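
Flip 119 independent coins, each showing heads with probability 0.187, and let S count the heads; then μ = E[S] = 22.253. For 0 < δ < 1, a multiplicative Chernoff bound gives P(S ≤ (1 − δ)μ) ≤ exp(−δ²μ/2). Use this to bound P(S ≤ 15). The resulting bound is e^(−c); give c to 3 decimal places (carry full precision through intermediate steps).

Write 15 = (1 − δ)μ, so δ = 1 − 15/22.253 = 0.3259336…
Then the exponent is δ²μ/2 = (μ − 15)²/(2μ) = 1.181998.

1.182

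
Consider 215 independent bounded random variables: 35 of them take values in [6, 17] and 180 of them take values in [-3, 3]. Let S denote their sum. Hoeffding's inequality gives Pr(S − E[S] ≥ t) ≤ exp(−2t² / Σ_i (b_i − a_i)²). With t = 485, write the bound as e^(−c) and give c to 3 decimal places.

Σ(b_i − a_i)² = 35·11² + 180·6² = 10715.
c = 2t² / 10715 = 2·485² / 10715 = 43.9057.

43.906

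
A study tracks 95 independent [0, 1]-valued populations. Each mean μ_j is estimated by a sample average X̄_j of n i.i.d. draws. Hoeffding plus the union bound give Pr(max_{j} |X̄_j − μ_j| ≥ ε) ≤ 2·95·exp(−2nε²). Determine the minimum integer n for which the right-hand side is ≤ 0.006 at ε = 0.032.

Need 2·95·exp(−2nε²) ≤ 0.006, i.e. exp(−2nε²) ≤ 0.006/190.
So 2nε² ≥ ln(190/0.006) = 10.363020.
Hence n ≥ 10.363020/(2·0.032²) = 5060.068.
The smallest integer n is 5061.

5061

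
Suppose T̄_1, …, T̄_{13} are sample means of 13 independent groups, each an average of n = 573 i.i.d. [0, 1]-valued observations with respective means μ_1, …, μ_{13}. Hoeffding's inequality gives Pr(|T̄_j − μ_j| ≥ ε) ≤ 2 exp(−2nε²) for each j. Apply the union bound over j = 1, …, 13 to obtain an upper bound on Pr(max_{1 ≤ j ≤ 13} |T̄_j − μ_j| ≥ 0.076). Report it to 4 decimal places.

Per-experiment Hoeffding bound: 2·exp(−2·573·0.076²) = 2·exp(−6.61930) = 0.0026687.
Union bound over 13 events: 13·0.0026687 = 0.03469.

0.0347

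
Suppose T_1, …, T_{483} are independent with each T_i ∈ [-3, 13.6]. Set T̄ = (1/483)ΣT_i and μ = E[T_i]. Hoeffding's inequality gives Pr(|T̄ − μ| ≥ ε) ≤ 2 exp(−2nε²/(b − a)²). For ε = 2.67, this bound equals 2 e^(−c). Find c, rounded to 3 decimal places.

c = 2nε²/(b − a)² = 2·483·2.67² / 16.6² = 24.9910.

24.991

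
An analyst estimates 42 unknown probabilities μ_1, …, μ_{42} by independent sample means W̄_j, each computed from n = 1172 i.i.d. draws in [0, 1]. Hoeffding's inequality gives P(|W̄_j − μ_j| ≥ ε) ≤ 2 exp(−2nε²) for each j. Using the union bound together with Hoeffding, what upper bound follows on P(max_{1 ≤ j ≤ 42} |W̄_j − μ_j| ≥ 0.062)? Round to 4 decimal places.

Per-experiment Hoeffding bound: 2·exp(−2·1172·0.062²) = 2·exp(−9.01034) = 0.00024428.
Union bound over 42 events: 42·0.00024428 = 0.01026.

0.0103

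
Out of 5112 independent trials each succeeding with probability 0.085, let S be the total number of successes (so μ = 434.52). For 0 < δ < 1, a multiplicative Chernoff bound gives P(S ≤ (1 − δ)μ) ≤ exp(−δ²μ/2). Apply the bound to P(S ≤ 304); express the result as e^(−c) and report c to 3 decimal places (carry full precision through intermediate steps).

Write 304 = (1 − δ)μ, so δ = 1 − 304/434.52 = 0.3003774…
Then the exponent is δ²μ/2 = (μ − 304)²/(2μ) = 19.602631.

19.603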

....

Each entry above needs to be duplicated exactly.

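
Flip 119 independent coins, each showing heads with probability 0.187, and let S count the heads; then μ = E[S] = 22.253. For 0 < δ < 1, a multiplicative Chernoff bound gives P(S ≤ (1 − δ)μ) ≤ exp(−δ²μ/2). Use this to bound P(S ≤ 15). The resulting bound is e^(−c); give c to 3 decimal places (carry full precision through intermediate steps).

Write 15 = (1 − δ)μ, so δ = 1 − 15/22.253 = 0.3259336…
Then the exponent is δ²μ/2 = (μ − 15)²/(2μ) = 1.181998.

1.182

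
Consider 215 independent bounded random variables: 35 of them take values in [6, 17] and 180 of them take values in [-3, 3]. Let S denote their sum. Hoeffding's inequality gives Pr(S − E[S] ≥ t) ≤ exp(−2t² / Σ_i (b_i − a_i)²). With t = 485, write the bound as e^(−c) and give c to 3 decimal places.

Σ(b_i − a_i)² = 35·11² + 180·6² = 10715.
c = 2t² / 10715 = 2·485² / 10715 = 43.9057.

43.906

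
A study tracks 95 independent [0, 1]-valued populations. Each mean μ_j is estimated by a sample average X̄_j of n i.i.d. draws. Hoeffding plus the union bound give Pr(max_{j} |X̄_j − μ_j| ≥ ε) ≤ 2·95·exp(−2nε²). Determine the minimum integer n for which the right-hand side is ≤ 0.006 at ε = 0.032.

Need 2·95·exp(−2nε²) ≤ 0.006, i.e. exp(−2nε²) ≤ 0.006/190.
So 2nε² ≥ ln(190/0.006) = 10.363020.
Hence n ≥ 10.363020/(2·0.032²) = 5060.068.
The smallest integer n is 5061.

5061

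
Suppose T̄_1, …, T̄_{13} are sample means of 13 independent groups, each an average of n = 573 i.i.d. [0, 1]-valued observations with respective means μ_1, …, μ_{13}. Hoeffding's inequality gives Pr(|T̄_j − μ_j| ≥ ε) ≤ 2 exp(−2nε²) for each j. Apply the union bound over j = 1, …, 13 to obtain an upper bound on Pr(max_{1 ≤ j ≤ 13} |T̄_j − μ_j| ≥ 0.076). Report it to 4 decimal places.

Per-experiment Hoeffding bound: 2·exp(−2·573·0.076²) = 2·exp(−6.61930) = 0.0026687.
Union bound over 13 events: 13·0.0026687 = 0.03469.

0.0347

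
Suppose T_1, …, T_{483} are independent with each T_i ∈ [-3, 13.6]. Set T̄ = (1/483)ΣT_i and μ = E[T_i]. Hoeffding's inequality gives Pr(|T̄ − μ| ≥ ε) ≤ 2 exp(−2nε²/(b − a)²). For ε = 2.67, this bound equals 2 e^(−c). Find c, rounded to 3 decimal places.

c = 2nε²/(b − a)² = 2·483·2.67² / 16.6² = 24.9910.

24.991

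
An analyst estimates 42 unknown probabilities μ_1, …, μ_{42} by independent sample means W̄_j, each computed from n = 1172 i.i.d. draws in [0, 1]. Hoeffding's inequality gives P(|W̄_j − μ_j| ≥ ε) ≤ 2 exp(−2nε²) for each j. Using the union bound together with Hoeffding, what upper bound follows on P(max_{1 ≤ j ≤ 42} |W̄_j − μ_j| ≥ 0.062)? Round to 4 decimal places.

Per-experiment Hoeffding bound: 2·exp(−2·1172·0.062²) = 2·exp(−9.01034) = 0.00024428.
Union bound over 42 events: 42·0.00024428 = 0.01026.

0.0103

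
Out of 5112 independent trials each succeeding with probability 0.085, let S be the total number of successes (so μ = 434.52). For 0 < δ < 1, a multiplicative Chernoff bound gives P(S ≤ (1 − δ)μ) ≤ exp(−δ²μ/2). Apply the bound to P(S ≤ 304); express the result as e^(−c) and report c to 3 decimal places (carry full precision through intermediate steps).

Write 304 = (1 − δ)μ, so δ = 1 − 304/434.52 = 0.3003774…
Then the exponent is δ²μ/2 = (μ − 304)²/(2μ) = 19.602631.

19.603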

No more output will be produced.